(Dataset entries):
..............................

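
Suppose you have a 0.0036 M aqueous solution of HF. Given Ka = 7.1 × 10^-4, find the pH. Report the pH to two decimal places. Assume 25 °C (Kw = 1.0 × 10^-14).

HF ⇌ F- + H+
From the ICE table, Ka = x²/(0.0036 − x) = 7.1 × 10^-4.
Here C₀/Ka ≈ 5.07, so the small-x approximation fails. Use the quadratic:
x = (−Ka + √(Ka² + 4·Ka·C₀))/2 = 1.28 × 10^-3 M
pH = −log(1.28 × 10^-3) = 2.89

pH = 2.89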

..............................

(What this task involves):
Reproduce all data above, unchanged.

(Answer for the task):
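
Suppose you have a 0.0036 M aqueous solution of HF. Given Ka = 7.1 × 10^-4, find the pH. Report the pH to two decimal places. Assume 25 °C (Kw = 1.0 × 10^-14).

HF ⇌ F- + H+
From the ICE table, Ka = x²/(0.0036 − x) = 7.1 × 10^-4.
Here C₀/Ka ≈ 5.07, so the small-x approximation fails. Use the quadratic:
x = (−Ka + √(Ka² + 4·Ka·C₀))/2 = 1.28 × 10^-3 M
pH = −log(1.28 × 10^-3) = 2.89

pH = 2.89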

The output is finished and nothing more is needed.